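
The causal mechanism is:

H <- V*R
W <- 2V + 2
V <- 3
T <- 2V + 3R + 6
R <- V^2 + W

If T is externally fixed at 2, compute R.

do(T=2) replaces the equation T <- 2V + 3R + 6 with the constant T = 2.
R is not downstream of the intervention, so its value is determined by the original equations.
W = 2V + 2  [with V=3]  = 8
R = V^2 + W  [with V=3, W=8]  = 17

17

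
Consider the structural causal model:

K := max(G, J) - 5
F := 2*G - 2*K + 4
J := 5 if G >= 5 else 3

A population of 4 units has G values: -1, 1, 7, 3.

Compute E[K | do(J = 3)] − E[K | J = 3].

1

The intervention sets J=3 in all 4 units regardless of G. Recomputing K per unit gives -2, -2, 2, -2; average -1.
Conditioning on J=3 selects the 3 unit(s) with G ∈ {-1, 1, 3}. Their K values: -2, -2, -2. Mean = -2.
Difference = -1 − (-2) = 1.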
· · · · · · ·
## What you are asked to do
Set down exactly the lines from the opening line of the material through the line in which "A population of" occurs, both included, and no other lines.

## Final answer
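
The causal mechanism is:

H <- V*R
W <- 2V + 2
V <- 3
T <- 2V + 3R + 6
R <- V^2 + W

If T is externally fixed at 2, compute R.

do(T=2) replaces the equation T <- 2V + 3R + 6 with the constant T = 2.
R is not downstream of the intervention, so its value is determined by the original equations.
W = 2V + 2  [with V=3]  = 8
R = V^2 + W  [with V=3, W=8]  = 17

17

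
Consider the structural causal model:

K := max(G, J) - 5
F := 2*G - 2*K + 4
J := 5 if G >= 5 else 3

A population of 4 units has G values: -1, 1, 7, 3.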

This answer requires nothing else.